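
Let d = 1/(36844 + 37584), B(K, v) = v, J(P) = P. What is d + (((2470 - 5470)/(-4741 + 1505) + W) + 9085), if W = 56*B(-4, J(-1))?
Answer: 672079413/74428 ≈ 9029.9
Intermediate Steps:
W = -56 (W = 56*(-1) = -56)
d = 1/74428 ≈ 1.3436e-5
d + (((2470 - 5470)/(-4741 + 1505) + W) + 9085) = 1/74428 + (((2470 - 5470)/(-4741 + 1505) - 56) + 9085) = 1/74428 + ((-3000/(-3236) - 56) + 9085) = 1/74428 + ((-3000*(-1/3236) - 56) + 9085) = 1/74428 + ((750/809 - 56) + 9085) = 1/74428 + (-44554/809 + 9085) = 1/74428 + 7305211/809 = 672079413/74428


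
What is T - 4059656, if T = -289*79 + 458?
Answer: -4082029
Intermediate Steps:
T = -22373 (T = -22831 + 458 = -22373)
T - 4059656 = -22373 - 4059656 = -4082029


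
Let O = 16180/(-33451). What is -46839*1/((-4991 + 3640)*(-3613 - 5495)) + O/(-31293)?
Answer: -493243791763/130106646117756 ≈ -0.0037911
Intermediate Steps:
O = -16180/33451 (O = 16180*(-1/33451) = -16180/33451 ≈ -0.48369)
-46839*1/((-4991 + 3640)*(-3613 - 5495)) + O/(-31293) = -46839*1/((-4991 + 3640)*(-3613 - 5495)) - 16180/33451/(-31293) = -46839/((-9108*(-1351))) - 16180/33451*(-1/31293) = -46839/12304908 + 16180/1046782143 = -46839*1/12304908 + 16180/1046782143 = -15613/4101636 + 16180/1046782143 = -493243791763/130106646117756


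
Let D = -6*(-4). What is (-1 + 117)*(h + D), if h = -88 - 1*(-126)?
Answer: 7192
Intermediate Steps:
h = 38 (h = -88 + 126 = 38)
D = 24
(-1 + 117)*(h + D) = (-1 + 117)*(38 + 24) = 116*62 = 7192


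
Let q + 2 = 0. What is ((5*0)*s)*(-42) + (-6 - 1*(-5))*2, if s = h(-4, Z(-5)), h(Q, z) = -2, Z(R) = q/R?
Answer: -2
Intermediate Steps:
q = -2 (q = -2 + 0 = -2)
Z(R) = -2/R
s = -2
((5*0)*s)*(-42) + (-6 - 1*(-5))*2 = ((5*0)*(-2))*(-42) + (-6 - 1*(-5))*2 = (0*(-2))*(-42) + (-6 + 5)*2 = 0*(-42) - 1*2 = 0 - 2 = -2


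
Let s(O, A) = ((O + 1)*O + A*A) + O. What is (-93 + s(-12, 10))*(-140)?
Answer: -17780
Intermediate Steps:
s(O, A) = O + A**2 + O*(1 + O) (s(O, A) = ((1 + O)*O + A**2) + O = (O*(1 + O) + A**2) + O = (A**2 + O*(1 + O)) + O = O + A**2 + O*(1 + O))
(-93 + s(-12, 10))*(-140) = (-93 + (10**2 + (-12)**2 + 2*(-12)))*(-140) = (-93 + (100 + 144 - 24))*(-140) = (-93 + 220)*(-140) = 127*(-140) = -17780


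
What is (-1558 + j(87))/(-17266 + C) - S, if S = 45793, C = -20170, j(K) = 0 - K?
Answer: -244900729/5348 ≈ -45793.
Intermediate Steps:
j(K) = -K
(-1558 + j(87))/(-17266 + C) - S = (-1558 - 1*87)/(-17266 - 20170) - 1*45793 = (-1558 - 87)/(-37436) - 45793 = -1645*(-1/37436) - 45793 = 235/5348 - 45793 = -244900729/5348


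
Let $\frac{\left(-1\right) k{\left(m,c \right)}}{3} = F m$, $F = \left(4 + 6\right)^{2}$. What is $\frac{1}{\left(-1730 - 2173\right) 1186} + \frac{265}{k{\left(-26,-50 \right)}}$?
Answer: $\frac{13629623}{401176360} \approx 0.033974$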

---

TASK DIRECTIONS | Check every line of the records, and copy the ones that hold the word "frac".

YOUR SOLUTION |
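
Let $\frac{\left(-1\right) k{\left(m,c \right)}}{3} = F m$, $F = \left(4 + 6\right)^{2}$. What is $\frac{1}{\left(-1730 - 2173\right) 1186} + \frac{265}{k{\left(-26,-50 \right)}}$?
Answer: $\frac{13629623}{401176360} \approx 0.033974$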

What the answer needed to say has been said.